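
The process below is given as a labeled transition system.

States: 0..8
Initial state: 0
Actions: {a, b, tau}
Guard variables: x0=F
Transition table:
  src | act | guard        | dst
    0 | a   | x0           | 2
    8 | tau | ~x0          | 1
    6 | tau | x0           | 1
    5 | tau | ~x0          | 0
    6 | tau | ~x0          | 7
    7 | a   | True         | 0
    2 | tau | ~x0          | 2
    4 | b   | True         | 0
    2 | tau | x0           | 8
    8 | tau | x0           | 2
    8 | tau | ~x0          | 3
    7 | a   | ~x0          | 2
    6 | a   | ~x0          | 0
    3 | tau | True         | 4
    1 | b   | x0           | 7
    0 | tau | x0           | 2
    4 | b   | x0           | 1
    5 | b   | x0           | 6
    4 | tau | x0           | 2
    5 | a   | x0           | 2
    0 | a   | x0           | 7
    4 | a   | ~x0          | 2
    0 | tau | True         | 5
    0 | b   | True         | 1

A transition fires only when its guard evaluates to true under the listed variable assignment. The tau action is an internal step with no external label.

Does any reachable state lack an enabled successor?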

----

Nothing in the material should be left out; output it exactly.

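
The process below is given as a labeled transition system.

States: 0..8
Initial state: 0
Actions: {a, b, tau}
Guard variables: x0=F
Transition table:
  src | act | guard        | dst
    0 | a   | x0           | 2
    8 | tau | ~x0          | 1
    6 | tau | x0           | 1
    5 | tau | ~x0          | 0
    6 | tau | ~x0          | 7
    7 | a   | True         | 0
    2 | tau | ~x0          | 2
    4 | b   | True         | 0
    2 | tau | x0           | 8
    8 | tau | x0           | 2
    8 | tau | ~x0          | 3
    7 | a   | ~x0          | 2
    6 | a   | ~x0          | 0
    3 | tau | True         | 4
    1 | b   | x0           | 7
    0 | tau | x0           | 2
    4 | b   | x0           | 1
    5 | b   | x0           | 6
    4 | tau | x0           | 2
    5 | a   | x0           | 2
    0 | a   | x0           | 7
    4 | a   | ~x0          | 2
    0 | tau | True         | 5
    0 | b   | True         | 1

A transition fires only when its guard evaluates to true under the listed variable assignment. The tau action is an internal step with no external label.

Does any reachable state lack an enabled successor?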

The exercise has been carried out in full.